TASK DETAILS:
The answer is to be an exact copy of the lines below running from the line with "(18,10) — (12,2)" down to the line with "(17,16) — (14,2)", both ends included, and nothing more.

INFORMATION GIVEN:
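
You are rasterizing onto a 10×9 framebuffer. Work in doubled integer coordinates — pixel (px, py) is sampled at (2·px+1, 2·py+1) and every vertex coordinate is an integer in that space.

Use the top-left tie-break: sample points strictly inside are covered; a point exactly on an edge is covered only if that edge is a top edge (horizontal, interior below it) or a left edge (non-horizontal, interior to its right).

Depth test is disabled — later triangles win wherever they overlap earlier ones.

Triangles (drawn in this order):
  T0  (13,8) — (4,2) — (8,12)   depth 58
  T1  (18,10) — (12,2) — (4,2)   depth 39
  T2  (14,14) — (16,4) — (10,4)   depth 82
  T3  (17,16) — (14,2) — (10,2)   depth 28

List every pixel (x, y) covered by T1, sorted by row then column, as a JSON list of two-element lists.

T0:
  2·area = 66  (B↔C swapped to make it positive)
  edge (13, 8)→(8, 12): d=(-5,4) right/bottom  bias=-1
  edge (8, 12)→(4, 2): d=(-4,-10) top-left  bias=+0
  edge (4, 2)→(13, 8): d=(9,6) right/bottom  bias=-1
    (2,1)@(5, 3): e=[57,6,3] → X
    (3,1)@(7, 3): e=[49,26,-9] → .
    (2,2)@(5, 5): e=[47,-2,21] → .
    (3,2)@(7, 5): e=[39,18,9] → X
    (4,2)@(9, 5): e=[31,38,-3] → .
    (3,3)@(7, 7): e=[29,10,27] → X
    (4,3)@(9, 7): e=[21,30,15] → X
    (5,3)@(11, 7): e=[13,50,3] → X
    (6,3)@(13, 7): e=[5,70,-9] → .
    (3,4)@(7, 9): e=[19,2,45] → X
    (6,4)@(13, 9): e=[-5,62,9] → .
    (3,5)@(7, 11): e=[9,-6,63] → .
  covered (9 px):
    . . . . . . . . . .
    . . X . . . . . . .
    . . . X . . . . . .
    . . . X X X . . . .
    . . . X X X . . . .
    . . . . X . . . . .
    . . . . . . . . . .
    . . . . . . . . . .
    . . . . . . . . . .
T1:
  2·area = 64  (B↔C swapped to make it positive)
  edge (18, 10)→(4, 2): d=(-14,-8) top-left  bias=+0
  edge (4, 2)→(12, 2): d=(8,0) top-left  bias=+0
  edge (12, 2)→(18, 10): d=(6,8) right/bottom  bias=-1
    (3,1)@(7, 3): e=[10,8,46] → X
    (4,1)@(9, 3): e=[26,8,30] → X
    (5,1)@(11, 3): e=[42,8,14] → X
    (6,1)@(13, 3): e=[58,8,-2] → .
    (3,2)@(7, 5): e=[-18,24,58] → .
    (4,2)@(9, 5): e=[-2,24,42] → .
    (5,2)@(11, 5): e=[14,24,26] → X
    (6,2)@(13, 5): e=[30,24,10] → X
    (7,2)@(15, 5): e=[46,24,-6] → .
    (5,3)@(11, 7): e=[-14,40,38] → .
    (6,3)@(13, 7): e=[2,40,22] → X
    (7,3)@(15, 7): e=[18,40,6] → X
  covered (8 px):
    . . . . . . . . . .
    . . . X X X . . . .
    . . . . . X X . . .
    . . . . . . X X . .
    . . . . . . . . X .
    . . . . . . . . . .
    . . . . . . . . . .
    . . . . . . . . . .
    . . . . . . . . . .
T2:
  2·area = 60  (B↔C swapped to make it positive)
  edge (14, 14)→(10, 4): d=(-4,-10) top-left  bias=+0
  edge (10, 4)→(16, 4): d=(6,0) top-left  bias=+0
  edge (16, 4)→(14, 14): d=(-2,10) right/bottom  bias=-1
    (5,2)@(11, 5): e=[6,6,48] → X
    (6,2)@(13, 5): e=[26,6,28] → X
    (7,2)@(15, 5): e=[46,6,8] → X
    (8,2)@(17, 5): e=[66,6,-12] → .
    (5,3)@(11, 7): e=[-2,18,44] → .
    (6,3)@(13, 7): e=[18,18,24] → X
    (8,3)@(17, 7): e=[58,18,-16] → .
    (6,4)@(13, 9): e=[10,30,20] → X
    (7,4)@(15, 9): e=[30,30,0] → .  [on edge]
    (6,5)@(13, 11): e=[2,42,16] → X
    (7,5)@(15, 11): e=[22,42,-4] → .
    (6,6)@(13, 13): e=[-6,54,12] → .
  covered (7 px):
    . . . . . . . . . .
    . . . . . . . . . .
    . . . . . X X X . .
    . . . . . . X X . .
    . . . . . . X . . .
    . . . . . . X . . .
    . . . . . . . . . .
    . . . . . . . . . .
    . . . . . . . . . .
T3:
  2·area = 56  (B↔C swapped to make it positive)
  edge (17, 16)→(10, 2): d=(-7,-14) top-left  bias=+0
  edge (10, 2)→(14, 2): d=(4,0) top-left  bias=+0
  edge (14, 2)→(17, 16): d=(3,14) right/bottom  bias=-1
    (5,1)@(11, 3): e=[7,4,45] → X
    (6,1)@(13, 3): e=[35,4,17] → X
    (7,1)@(15, 3): e=[63,4,-11] → .
    (5,2)@(11, 5): e=[-7,12,51] → .
    (6,2)@(13, 5): e=[21,12,23] → X
    (7,2)@(15, 5): e=[49,12,-5] → .
    (6,3)@(13, 7): e=[7,20,29] → X
    (7,3)@(15, 7): e=[35,20,1] → X
    (8,3)@(17, 7): e=[63,20,-27] → .
    (6,4)@(13, 9): e=[-7,28,35] → .
    (7,4)@(15, 9): e=[21,28,7] → X
    (8,4)@(17, 9): e=[49,28,-21] → .
  covered (7 px):
    . . . . . . . . . .
    . . . . . X X . . .
    . . . . . . X . . .
    . . . . . . X X . .
    . . . . . . . X . .
    . . . . . . . X . .
    . . . . . . . . . .
    . . . . . . . . . .
    . . . . . . . . . .

Final: [[3,1],[4,1],[5,1],[5,2],[6,2],[6,3],[7,3],[8,4]]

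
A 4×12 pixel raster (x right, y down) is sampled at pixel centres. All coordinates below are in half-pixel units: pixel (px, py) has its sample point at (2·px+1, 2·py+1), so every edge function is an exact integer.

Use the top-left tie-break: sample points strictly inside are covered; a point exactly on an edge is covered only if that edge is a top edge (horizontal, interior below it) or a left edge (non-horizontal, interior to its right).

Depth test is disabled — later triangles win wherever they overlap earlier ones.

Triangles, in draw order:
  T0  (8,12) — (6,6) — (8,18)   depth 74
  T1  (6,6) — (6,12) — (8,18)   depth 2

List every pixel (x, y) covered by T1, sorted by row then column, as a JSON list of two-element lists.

T0:
  2·area = 12  (B↔C swapped to make it positive)
  edge (8, 12)→(8, 18): d=(0,6) right/bottom  bias=-1
  edge (8, 18)→(6, 6): d=(-2,-12) top-left  bias=+0
  edge (6, 6)→(8, 12): d=(2,6) right/bottom  bias=-1
    (2,1)@(5, 3): e=[18,-6,0] → .  [on edge]
    (3,4)@(7, 9): e=[6,6,0] → .  [on edge]
    (3,5)@(7, 11): e=[6,2,4] → X
    (3,6)@(7, 13): e=[6,-2,8] → .
  covered (1 px):
    . . . .
    . . . .
    . . . .
    . . . .
    . . . .
    . . . X
    . . . .
    . . . .
    . . . .
    . . . .
    . . . .
    . . . .
T1:
  2·area = 12  (B↔C swapped to make it positive)
  edge (6, 6)→(8, 18): d=(2,12) right/bottom  bias=-1
  edge (8, 18)→(6, 12): d=(-2,-6) top-left  bias=+0
  edge (6, 12)→(6, 6): d=(0,-6) top-left  bias=+0
    (1,1)@(3, 3): e=[30,0,-18] → .  [on edge]
    (2,4)@(5, 9): e=[18,0,-6] → .  [on edge]
    (3,6)@(7, 13): e=[2,4,6] → X
    (3,7)@(7, 15): e=[6,0,6] → X  [on edge]
    (3,8)@(7, 17): e=[10,-4,6] → .
  covered (2 px):
    . . . .
    . . . .
    . . . .
    . . . .
    . . . .
    . . . .
    . . . X
    . . . X
    . . . .
    . . . .
    . . . .
    . . . .

Result: [[3,6],[3,7]]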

WRITTEN ANSWER:
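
  T1  (18,10) — (12,2) — (4,2)   depth 39
  T2  (14,14) — (16,4) — (10,4)   depth 82
  T3  (17,16) — (14,2) — (10,2)   depth 28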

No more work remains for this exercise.